■ Problem details ■
Among the entries below, one stretch runs from the line that contains "np.einsum('kj,kj->', f, f)" through the line that contains "np.einsum('mj,lnm->jnl', v, b)". Repeat that stretch exactly, ends included, and only that.

■ Material for the task ■

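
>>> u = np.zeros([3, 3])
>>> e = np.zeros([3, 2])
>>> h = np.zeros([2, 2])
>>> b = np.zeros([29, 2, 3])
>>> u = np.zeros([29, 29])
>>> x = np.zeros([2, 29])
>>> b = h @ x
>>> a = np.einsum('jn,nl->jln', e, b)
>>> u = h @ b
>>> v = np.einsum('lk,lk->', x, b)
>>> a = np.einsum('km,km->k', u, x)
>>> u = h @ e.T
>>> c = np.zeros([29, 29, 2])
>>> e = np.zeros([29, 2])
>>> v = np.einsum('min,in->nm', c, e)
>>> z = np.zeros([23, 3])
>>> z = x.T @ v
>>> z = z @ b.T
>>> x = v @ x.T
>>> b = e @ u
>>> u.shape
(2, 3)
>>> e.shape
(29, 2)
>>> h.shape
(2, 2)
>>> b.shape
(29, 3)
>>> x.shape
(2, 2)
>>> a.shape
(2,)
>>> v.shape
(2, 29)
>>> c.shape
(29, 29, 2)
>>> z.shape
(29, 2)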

...

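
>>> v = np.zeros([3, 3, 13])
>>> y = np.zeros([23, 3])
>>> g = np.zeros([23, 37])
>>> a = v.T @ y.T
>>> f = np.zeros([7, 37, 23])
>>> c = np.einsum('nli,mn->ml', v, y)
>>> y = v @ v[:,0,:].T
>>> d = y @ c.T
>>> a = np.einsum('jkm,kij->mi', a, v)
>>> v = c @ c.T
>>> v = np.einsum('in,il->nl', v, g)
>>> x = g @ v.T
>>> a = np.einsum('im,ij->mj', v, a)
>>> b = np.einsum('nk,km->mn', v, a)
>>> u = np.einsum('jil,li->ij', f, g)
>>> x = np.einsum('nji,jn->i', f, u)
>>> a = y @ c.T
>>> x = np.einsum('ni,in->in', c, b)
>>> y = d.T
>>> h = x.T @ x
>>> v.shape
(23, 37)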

---

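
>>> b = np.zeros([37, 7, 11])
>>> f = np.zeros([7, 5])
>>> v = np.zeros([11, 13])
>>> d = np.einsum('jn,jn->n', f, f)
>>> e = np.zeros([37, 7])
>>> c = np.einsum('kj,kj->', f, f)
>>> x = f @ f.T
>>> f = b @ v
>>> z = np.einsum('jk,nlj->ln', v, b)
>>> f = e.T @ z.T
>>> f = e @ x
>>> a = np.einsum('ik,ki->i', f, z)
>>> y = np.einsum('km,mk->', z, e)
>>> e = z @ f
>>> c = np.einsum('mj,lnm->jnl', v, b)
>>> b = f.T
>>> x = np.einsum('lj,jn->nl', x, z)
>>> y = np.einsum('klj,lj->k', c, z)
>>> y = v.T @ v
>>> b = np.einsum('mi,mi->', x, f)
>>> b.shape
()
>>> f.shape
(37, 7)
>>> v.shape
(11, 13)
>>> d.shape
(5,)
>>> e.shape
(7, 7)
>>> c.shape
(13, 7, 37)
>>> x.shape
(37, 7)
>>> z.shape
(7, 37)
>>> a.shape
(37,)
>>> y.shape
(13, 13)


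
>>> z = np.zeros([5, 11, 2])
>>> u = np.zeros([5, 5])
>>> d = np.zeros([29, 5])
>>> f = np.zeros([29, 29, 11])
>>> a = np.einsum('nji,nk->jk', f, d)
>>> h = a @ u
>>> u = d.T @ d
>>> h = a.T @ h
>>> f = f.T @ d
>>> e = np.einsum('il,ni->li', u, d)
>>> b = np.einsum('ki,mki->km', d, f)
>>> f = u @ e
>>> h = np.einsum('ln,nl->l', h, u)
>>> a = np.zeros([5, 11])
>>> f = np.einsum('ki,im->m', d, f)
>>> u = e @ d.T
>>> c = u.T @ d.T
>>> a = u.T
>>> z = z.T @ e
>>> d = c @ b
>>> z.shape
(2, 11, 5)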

■ Answer ■
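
>>> c = np.einsum('kj,kj->', f, f)
>>> x = f @ f.T
>>> f = b @ v
>>> z = np.einsum('jk,nlj->ln', v, b)
>>> f = e.T @ z.T
>>> f = e @ x
>>> a = np.einsum('ik,ki->i', f, z)
>>> y = np.einsum('km,mk->', z, e)
>>> e = z @ f
>>> c = np.einsum('mj,lnm->jnl', v, b)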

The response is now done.